Work request:
Nothing but the records, repeated exactly, should form the response.

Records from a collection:
_ _ _ _
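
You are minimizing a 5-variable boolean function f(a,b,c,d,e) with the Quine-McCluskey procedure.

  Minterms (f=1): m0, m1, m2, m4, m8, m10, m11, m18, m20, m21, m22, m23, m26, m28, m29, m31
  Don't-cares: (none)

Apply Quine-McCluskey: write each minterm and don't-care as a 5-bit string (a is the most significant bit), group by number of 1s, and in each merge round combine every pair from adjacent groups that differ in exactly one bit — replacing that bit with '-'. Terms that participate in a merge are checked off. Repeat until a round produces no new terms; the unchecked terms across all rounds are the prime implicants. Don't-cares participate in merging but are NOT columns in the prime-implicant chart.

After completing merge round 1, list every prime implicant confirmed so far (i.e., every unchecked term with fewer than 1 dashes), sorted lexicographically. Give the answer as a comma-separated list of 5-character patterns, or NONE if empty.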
_ _ _ _
Solution:
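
You are minimizing a 5-variable boolean function f(a,b,c,d,e) with the Quine-McCluskey procedure.

  Minterms (f=1): m0, m1, m2, m4, m8, m10, m11, m18, m20, m21, m22, m23, m26, m28, m29, m31
  Don't-cares: (none)

Apply Quine-McCluskey: write each minterm and don't-care as a 5-bit string (a is the most significant bit), group by number of 1s, and in each merge round combine every pair from adjacent groups that differ in exactly one bit — replacing that bit with '-'. Terms that participate in a merge are checked off. Repeat until a round produces no new terms; the unchecked terms across all rounds are the prime implicants. Don't-cares participate in merging but are NOT columns in the prime-implicant chart.

After completing merge round 1, list every prime implicant confirmed so far (i.e., every unchecked term with fewer than 1 dashes), sorted lexicographically. Give the answer as a comma-separated list of 5-character patterns, or NONE if empty.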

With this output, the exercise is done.